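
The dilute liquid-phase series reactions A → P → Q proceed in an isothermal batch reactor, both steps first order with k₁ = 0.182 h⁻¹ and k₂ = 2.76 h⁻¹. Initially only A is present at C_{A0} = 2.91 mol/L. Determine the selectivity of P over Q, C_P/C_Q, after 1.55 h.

The intermediate concentration in a first-order A→B→C sequence is C_P = k₁C_{A0}(e^(−k₁t) − e^(−k₂t))/(k₂−k₁).
e^(−k₁t) = e^(−0.182×1.55) = e^(−0.2821) = 0.7542; e^(−k₂t) = e^(−4.278) = 0.01387.
C_P = 0.182×2.91/(2.76−0.182) × (0.7542−0.01387) = 0.2054×0.7403 = 0.1521 mol/L.
C_A = C_{A0}e^(−k₁t) = 2.195 mol/L, so C_Q = C_{A0}−C_A−C_P = 0.5632 mol/L; C_P/C_Q = 0.270.

0.270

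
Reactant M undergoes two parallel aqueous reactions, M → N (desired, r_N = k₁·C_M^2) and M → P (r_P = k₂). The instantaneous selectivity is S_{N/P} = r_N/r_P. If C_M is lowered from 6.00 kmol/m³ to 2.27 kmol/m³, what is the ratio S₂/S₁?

S_{N/P} = (k₁/k₂)·C_M^2, so S₂/S₁ = (C_{M,2}/C_{M,1})^2.
= (2.27/6.00)^2 = (0.3783)^2 = 0.143.
Selectivity toward N falls as C_M falls — high-concentration operation is favoured.

0.143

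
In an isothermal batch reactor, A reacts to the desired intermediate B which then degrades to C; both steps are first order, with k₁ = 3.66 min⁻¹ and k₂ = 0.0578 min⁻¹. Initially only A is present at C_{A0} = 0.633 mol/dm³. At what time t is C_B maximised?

1.15 min

Setting dC_B/dt = 0 gives t_opt = ln(k₂/k₁)/(k₂−k₁).
= ln(0.0578/3.66)/(0.0578−3.66) = ln(0.01579)/-3.602 = -4.148/-3.602 = 1.15 min.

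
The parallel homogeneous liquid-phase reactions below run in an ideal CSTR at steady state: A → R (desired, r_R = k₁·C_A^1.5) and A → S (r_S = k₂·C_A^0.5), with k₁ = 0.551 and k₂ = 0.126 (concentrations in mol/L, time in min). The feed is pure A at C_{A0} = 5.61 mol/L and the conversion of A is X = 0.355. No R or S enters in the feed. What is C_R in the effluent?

1.87 mol/L

Exit C_A = C_{A0}(1−X) = 5.61×0.645 = 3.618 mol/L.
A CSTR operates uniformly at the exit composition, giving r_R = 3.793 and r_S = 0.2397 (each k·C_A^n at C_A = 3.618).
Fraction of consumed A going to R: r_R/(r_R+r_S) = 0.9406.
C_R = 0.9406·C_{A0}·X = 0.9406×5.61×0.355 = 1.87 mol/L.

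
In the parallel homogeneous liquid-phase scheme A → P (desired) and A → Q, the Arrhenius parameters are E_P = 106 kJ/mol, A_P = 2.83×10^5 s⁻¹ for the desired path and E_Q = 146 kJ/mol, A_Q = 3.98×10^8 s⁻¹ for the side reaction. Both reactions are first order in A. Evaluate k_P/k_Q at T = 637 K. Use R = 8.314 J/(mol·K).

Since both paths have the same order in A, the concentration cancels and S_{P/Q} = k_P/k_Q = (A_P/A_Q)·exp[(E_Q−E_P)/(RT)].
(E_Q−E_P)/(RT) = (146−106)×10³/(8.314×637) = 40000/5296 = 7.553.
k_P/k_Q = (2.83×10^5/3.98×10^8)·exp(7.553) = 7.111×10^-4 × 1906 = 1.36.
Since E_P < E_Q, lowering the temperature improves selectivity toward P.

1.36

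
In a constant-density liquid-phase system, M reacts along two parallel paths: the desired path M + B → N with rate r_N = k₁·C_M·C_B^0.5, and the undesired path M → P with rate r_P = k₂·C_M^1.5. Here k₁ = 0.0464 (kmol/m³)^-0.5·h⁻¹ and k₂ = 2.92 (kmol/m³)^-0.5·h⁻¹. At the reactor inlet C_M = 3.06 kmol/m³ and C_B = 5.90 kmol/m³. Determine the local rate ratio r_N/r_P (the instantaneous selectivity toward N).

S_{N/P} = r_N/r_P = (k₁·C_M·C_B^0.5)/(k₂·C_M^1.5) = (k₁/k₂)·C_M^-0.5·C_B^0.5.
= (0.0464×3.060×5.900^0.5) / (2.92×3.060^1.5) = 0.3449/15.63 = 0.0221.
The undesired path is higher order in M, so low C_M (CSTR or dilute feed) favours N.

0.0221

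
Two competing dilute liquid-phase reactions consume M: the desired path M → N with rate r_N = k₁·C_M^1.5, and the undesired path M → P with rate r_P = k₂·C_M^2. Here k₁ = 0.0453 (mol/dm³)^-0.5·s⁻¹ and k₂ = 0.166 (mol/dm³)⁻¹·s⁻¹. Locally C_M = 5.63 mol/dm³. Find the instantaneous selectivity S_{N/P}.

S_{N/P} = r_N/r_P = (k₁·C_M^1.5)/(k₂·C_M^2) = (k₁/k₂)·C_M^-0.5.
= (0.0453×5.630^1.5) / (0.166×5.630^2) = 0.6051/5.262 = 0.115.
The undesired path is higher order in M, so low C_M (CSTR or dilute feed) favours N.

0.115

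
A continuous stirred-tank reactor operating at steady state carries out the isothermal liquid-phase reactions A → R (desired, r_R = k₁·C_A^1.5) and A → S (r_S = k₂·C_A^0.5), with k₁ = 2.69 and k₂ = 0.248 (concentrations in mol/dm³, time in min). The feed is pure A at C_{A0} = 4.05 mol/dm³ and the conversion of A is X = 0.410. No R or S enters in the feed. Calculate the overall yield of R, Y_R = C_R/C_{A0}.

0.395

Exit C_A = C_{A0}(1−X) = 4.05×0.590 = 2.390 mol/dm³.
A CSTR operates uniformly at the exit composition, giving r_R = 9.936 and r_S = 0.3834 (each k·C_A^n at C_A = 2.390).
Fraction of consumed A going to R: r_R/(r_R+r_S) = 0.9629.
C_R = 0.9629·C_{A0}·X = 0.9629×4.05×0.410 = 1.60 mol/dm³; Y_R = C_R/C_{A0} = 0.395.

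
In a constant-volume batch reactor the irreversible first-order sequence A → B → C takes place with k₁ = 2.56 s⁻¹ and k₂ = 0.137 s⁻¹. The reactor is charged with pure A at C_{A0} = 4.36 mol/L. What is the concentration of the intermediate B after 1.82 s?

3.55 mol/L

Solving the coupled first-order balances gives C_B(t) = [k₁/(k₂−k₁)]·C_{A0}·(e^(−k₁t) − e^(−k₂t)).
e^(−k₁t) = e^(−2.56×1.82) = e^(−4.659) = 0.009474; e^(−k₂t) = e^(−0.2493) = 0.7793.
C_B = 2.56×4.36/(0.137−2.56) × (0.009474−0.7793) = (-4.607)×(-0.7698) = 3.546 mol/L.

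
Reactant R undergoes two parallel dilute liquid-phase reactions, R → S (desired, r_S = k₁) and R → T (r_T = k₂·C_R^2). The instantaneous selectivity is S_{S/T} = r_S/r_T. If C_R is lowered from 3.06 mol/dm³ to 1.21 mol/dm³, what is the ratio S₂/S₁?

S_{S/T} = (k₁/k₂)·C_R^-2, so S₂/S₁ = (C_{R,2}/C_{R,1})^-2.
= (1.21/3.06)^(-2) = (0.3954)^(-2) = 6.40.
Selectivity toward S rises as C_R falls — low-concentration operation is favoured.

6.40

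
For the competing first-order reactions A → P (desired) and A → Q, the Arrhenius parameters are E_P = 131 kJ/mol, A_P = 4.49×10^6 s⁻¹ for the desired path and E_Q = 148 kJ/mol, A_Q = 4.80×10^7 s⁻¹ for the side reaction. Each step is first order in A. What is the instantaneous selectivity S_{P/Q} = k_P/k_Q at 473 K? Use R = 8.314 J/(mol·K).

7.05

k_P/k_Q = (A_P/A_Q)·exp[−(E_P−E_Q)/(RT)] = (A_P/A_Q)·exp[(E_Q−E_P)/(RT)].
(E_Q−E_P)/(RT) = (148−131)×10³/(8.314×473) = 17000/3933 = 4.323.
k_P/k_Q = (4.49×10^6/4.80×10^7)·exp(4.323) = 0.09354 × 75.41 = 7.05.
Since E_P < E_Q, lowering the temperature improves selectivity toward P.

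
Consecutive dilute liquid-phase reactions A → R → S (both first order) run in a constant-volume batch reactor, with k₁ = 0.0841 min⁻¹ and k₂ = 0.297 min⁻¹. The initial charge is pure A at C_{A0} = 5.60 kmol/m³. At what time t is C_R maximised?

Setting dC_R/dt = 0 gives t_opt = ln(k₂/k₁)/(k₂−k₁).
= ln(0.297/0.0841)/(0.297−0.0841) = ln(3.532)/0.2129 = 1.262/0.2129 = 5.93 min.

5.93 min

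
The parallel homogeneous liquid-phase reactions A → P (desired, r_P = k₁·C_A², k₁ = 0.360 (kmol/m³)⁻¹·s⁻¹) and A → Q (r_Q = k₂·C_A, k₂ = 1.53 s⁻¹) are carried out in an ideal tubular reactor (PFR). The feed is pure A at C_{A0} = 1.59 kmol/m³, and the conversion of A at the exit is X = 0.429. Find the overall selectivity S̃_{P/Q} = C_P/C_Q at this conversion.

C_A = C_{A0}(1−X) = 0.9079 kmol/m³.
Along a PFR/batch, dC_Q/dC_A = −r_Q/(r_P+r_Q) = −k₂/(k₂+k₁·C_A).
Integrating from C_{A0} to C_A: C_Q = (1.53/0.360)·ln[(1.53+0.360·1.59)/(1.53+0.360·0.908)] = 4.250·ln(2.102/1.857) = 0.5279 kmol/m³.
Then C_P = (C_{A0}−C_A) − C_Q = 0.6821 − 0.5279 = 0.1542 kmol/m³.
S̃_{P/Q} = C_P/C_Q = 0.1542/0.5279 = 0.292.

0.292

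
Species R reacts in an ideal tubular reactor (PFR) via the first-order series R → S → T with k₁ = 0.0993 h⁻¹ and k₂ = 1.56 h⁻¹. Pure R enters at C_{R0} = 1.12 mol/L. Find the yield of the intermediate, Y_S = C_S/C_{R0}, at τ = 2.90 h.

For first-order series with pure R initially, C_S(τ) = k₁C_{R0}/(k₂−k₁)·(e^(−k₁τ) − e^(−k₂τ)).
e^(−k₁τ) = e^(−0.0993×2.90) = e^(−0.2880) = 0.7498; e^(−k₂τ) = e^(−4.524) = 0.01085.
C_S = 0.0993×1.12/(1.56−0.0993) × (0.7498−0.01085) = 0.07614×0.7389 = 0.05626 mol/L.
Y_S = C_S/C_{R0} = 0.05626/1.12 = 0.0502.

0.0502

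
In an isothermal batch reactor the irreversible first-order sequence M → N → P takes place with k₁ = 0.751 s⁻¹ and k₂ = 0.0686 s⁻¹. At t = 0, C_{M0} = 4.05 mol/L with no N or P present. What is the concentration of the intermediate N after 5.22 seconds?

Solving the coupled first-order balances gives C_N(t) = [k₁/(k₂−k₁)]·C_{M0}·(e^(−k₁t) − e^(−k₂t)).
e^(−k₁t) = e^(−0.751×5.22) = e^(−3.920) = 0.01984; e^(−k₂t) = e^(−0.3581) = 0.6990.
C_N = 0.751×4.05/(0.0686−0.751) × (0.01984−0.6990) = (-4.457)×(-0.6792) = 3.027 mol/L.

3.03 mol/L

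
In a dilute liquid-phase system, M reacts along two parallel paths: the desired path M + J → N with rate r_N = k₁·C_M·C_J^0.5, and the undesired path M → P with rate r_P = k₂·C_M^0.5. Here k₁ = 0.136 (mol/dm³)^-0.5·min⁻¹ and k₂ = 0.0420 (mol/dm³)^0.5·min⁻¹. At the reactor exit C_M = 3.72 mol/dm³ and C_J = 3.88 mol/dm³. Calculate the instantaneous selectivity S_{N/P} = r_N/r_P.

12.3

S_{N/P} = r_N/r_P = (k₁·C_M·C_J^0.5)/(k₂·C_M^0.5) = (k₁/k₂)·C_M^0.5·C_J^0.5.
= (0.136×3.720×3.880^0.5) / (0.0420×3.720^0.5) = 0.9965/0.08101 = 12.3.
Since the desired path is higher order in M, keeping C_M high (PFR or concentrated feed) favours N.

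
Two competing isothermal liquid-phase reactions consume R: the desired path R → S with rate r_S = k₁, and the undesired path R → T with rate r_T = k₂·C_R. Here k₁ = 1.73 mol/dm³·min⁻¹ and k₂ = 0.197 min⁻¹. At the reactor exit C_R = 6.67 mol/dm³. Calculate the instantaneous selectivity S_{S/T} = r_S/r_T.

S_{S/T} = r_S/r_T = (k₁)/(k₂·C_R) = (k₁/k₂)·C_R⁻¹.
= (1.73) / (0.197×6.670) = 1.730/1.314 = 1.32.
The undesired path is higher order in R, so low C_R (CSTR or dilute feed) favours S.

1.32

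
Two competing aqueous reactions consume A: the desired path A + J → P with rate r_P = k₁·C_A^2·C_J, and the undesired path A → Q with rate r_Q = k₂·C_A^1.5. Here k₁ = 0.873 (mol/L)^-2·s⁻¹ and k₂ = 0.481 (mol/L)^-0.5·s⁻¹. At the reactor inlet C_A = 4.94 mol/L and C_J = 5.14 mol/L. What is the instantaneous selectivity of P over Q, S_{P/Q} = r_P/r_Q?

S_{P/Q} = r_P/r_Q = (k₁·C_A^2·C_J)/(k₂·C_A^1.5) = (k₁/k₂)·C_A^0.5·C_J.
= (0.873×4.940^2×5.140) / (0.481×4.940^1.5) = 109.5/5.281 = 20.7.

20.7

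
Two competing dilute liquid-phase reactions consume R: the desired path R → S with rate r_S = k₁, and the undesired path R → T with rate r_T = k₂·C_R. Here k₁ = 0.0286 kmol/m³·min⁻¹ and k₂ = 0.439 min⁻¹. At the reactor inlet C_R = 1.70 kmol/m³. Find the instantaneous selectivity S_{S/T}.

0.0383

S_{S/T} = r_S/r_T = (k₁)/(k₂·C_R) = (k₁/k₂)·C_R⁻¹.
= (0.0286) / (0.439×1.700) = 0.02860/0.7463 = 0.0383.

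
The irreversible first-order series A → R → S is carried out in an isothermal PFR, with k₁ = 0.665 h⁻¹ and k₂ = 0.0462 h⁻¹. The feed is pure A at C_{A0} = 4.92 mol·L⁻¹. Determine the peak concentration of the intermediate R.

Evaluating C_R at τ_opt = ln(k₂/k₁)/(k₂−k₁) gives C_{R,max}/C_{A0} = (k₁/k₂)^[k₂/(k₂−k₁)].
= (0.665/0.0462)^(0.0462/(0.0462−0.665)) = (14.39)^(-0.07466) = 0.8195.
C_{R,max} = 0.8195×4.92 = 4.03 mol·L⁻¹.

4.03 mol·L⁻¹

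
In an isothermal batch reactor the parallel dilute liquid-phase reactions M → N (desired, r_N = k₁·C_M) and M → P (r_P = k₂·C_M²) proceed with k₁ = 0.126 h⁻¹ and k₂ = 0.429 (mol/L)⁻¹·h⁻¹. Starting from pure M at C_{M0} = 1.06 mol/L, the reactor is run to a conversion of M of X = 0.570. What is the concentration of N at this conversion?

C_M = C_{M0}(1−X) = 0.4558 mol/L.
Along a PFR/batch, dC_N/dC_M = −r_N/(r_N+r_P) = −k₁/(k₁+k₂·C_M).
Integrating from C_{M0} to C_M: C_N = (0.126/0.429)·ln[(0.126+0.429·1.06)/(0.126+0.429·0.456)] = 0.2937·ln(0.5807/0.3215) = 0.1736 mol/L.

0.174 mol/L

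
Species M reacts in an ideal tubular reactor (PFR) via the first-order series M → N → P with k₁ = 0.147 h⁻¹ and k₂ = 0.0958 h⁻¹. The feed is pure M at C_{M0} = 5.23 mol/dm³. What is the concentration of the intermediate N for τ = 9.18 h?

Solving the coupled first-order balances gives C_N(τ) = [k₁/(k₂−k₁)]·C_{M0}·(e^(−k₁τ) − e^(−k₂τ)).
e^(−k₁τ) = e^(−0.147×9.18) = e^(−1.349) = 0.2594; e^(−k₂τ) = e^(−0.8794) = 0.4150.
C_N = 0.147×5.23/(0.0958−0.147) × (0.2594−0.4150) = (-15.02)×(-0.1556) = 2.337 mol/dm³.

2.34 mol/dm³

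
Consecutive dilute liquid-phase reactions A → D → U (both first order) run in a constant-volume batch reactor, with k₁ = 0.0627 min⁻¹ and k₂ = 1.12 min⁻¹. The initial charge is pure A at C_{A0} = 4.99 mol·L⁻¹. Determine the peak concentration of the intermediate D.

0.235 mol·L⁻¹

For a first-order series the maximum intermediate yield is C_{D,max}/C_{A0} = (k₁/k₂)^[k₂/(k₂−k₁)].
= (0.0627/1.12)^(1.12/(1.12−0.0627)) = (0.05598)^(1.059) = 0.04719.
C_{D,max} = 0.04719×4.99 = 0.235 mol·L⁻¹.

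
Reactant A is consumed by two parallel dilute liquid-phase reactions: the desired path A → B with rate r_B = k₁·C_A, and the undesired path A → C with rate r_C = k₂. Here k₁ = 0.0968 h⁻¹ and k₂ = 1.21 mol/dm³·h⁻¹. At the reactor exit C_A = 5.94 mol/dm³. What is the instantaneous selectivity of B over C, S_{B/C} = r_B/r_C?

0.475

S_{B/C} = r_B/r_C = (k₁·C_A)/(k₂) = (k₁/k₂)·C_A.
= (0.0968×5.940) / (1.21) = 0.5750/1.210 = 0.475.
Since the desired path is higher order in A, keeping C_A high (PFR or concentrated feed) favours B.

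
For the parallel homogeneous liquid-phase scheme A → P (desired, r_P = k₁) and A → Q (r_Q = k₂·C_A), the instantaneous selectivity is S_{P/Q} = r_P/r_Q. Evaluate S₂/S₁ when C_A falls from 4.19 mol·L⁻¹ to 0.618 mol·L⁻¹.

6.78

S_{P/Q} = (k₁/k₂)·C_A⁻¹, so S₂/S₁ = (C_{A,2}/C_{A,1})⁻¹.
= 4.19/0.618 = 6.78.
Selectivity toward P rises as C_A falls — low-concentration operation is favoured.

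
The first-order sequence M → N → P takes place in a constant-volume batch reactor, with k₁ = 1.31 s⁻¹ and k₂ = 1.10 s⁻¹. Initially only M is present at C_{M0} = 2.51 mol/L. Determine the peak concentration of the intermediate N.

At the optimum, C_{N,max}/C_{M0} = (k₁/k₂)^[k₂/(k₂−k₁)].
= (1.31/1.10)^(1.10/(1.10−1.31)) = (1.191)^(-5.238) = 0.4004.
C_{N,max} = 0.4004×2.51 = 1.01 mol/L.

1.01 mol/L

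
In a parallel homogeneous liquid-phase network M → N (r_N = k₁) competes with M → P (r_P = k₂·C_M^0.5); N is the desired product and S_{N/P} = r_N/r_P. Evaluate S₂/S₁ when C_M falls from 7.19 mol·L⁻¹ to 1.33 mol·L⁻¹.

2.33

S_{N/P} = (k₁/k₂)·C_M^-0.5, so S₂/S₁ = (C_{M,2}/C_{M,1})^-0.5.
= (1.33/7.19)^(-0.5) = (0.1850)^(-0.5) = 2.33.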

■ ■ ■ ■ ■ ■ ■

Each line from the one containing "In a parallel" through the end of the material must be returned exactly; no other line should appear.

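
In a parallel homogeneous liquid-phase network M → N (r_N = k₁) competes with M → P (r_P = k₂·C_M^0.5); N is the desired product and S_{N/P} = r_N/r_P. Evaluate S₂/S₁ when C_M falls from 7.19 mol·L⁻¹ to 1.33 mol·L⁻¹.

2.33

S_{N/P} = (k₁/k₂)·C_M^-0.5, so S₂/S₁ = (C_{M,2}/C_{M,1})^-0.5.
= (1.33/7.19)^(-0.5) = (0.1850)^(-0.5) = 2.33.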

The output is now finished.